## DATA TO PROCESS:
/---

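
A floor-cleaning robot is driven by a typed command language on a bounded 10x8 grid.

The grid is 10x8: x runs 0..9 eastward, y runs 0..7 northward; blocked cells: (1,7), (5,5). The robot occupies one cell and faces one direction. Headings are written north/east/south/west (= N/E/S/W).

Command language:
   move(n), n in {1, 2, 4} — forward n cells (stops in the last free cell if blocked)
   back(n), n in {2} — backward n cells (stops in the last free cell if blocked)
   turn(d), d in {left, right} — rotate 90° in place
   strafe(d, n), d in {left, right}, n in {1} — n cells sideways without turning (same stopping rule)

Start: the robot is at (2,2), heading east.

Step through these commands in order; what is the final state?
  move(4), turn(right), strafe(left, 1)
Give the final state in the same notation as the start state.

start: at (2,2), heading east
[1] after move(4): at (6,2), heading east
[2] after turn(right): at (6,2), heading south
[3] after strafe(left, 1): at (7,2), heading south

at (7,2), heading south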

\---

## EXERCISE:
Please go through the data and copy each line containing the word "grid".

## SOLUTION TO THE PROBLEM:
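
A floor-cleaning robot is driven by a typed command language on a bounded 10x8 grid.
The grid is 10x8: x runs 0..9 eastward, y runs 0..7 northward; blocked cells: (1,7), (5,5). The robot occupies one cell and faces one direction. Headings are written north/east/south/west (= N/E/S/W).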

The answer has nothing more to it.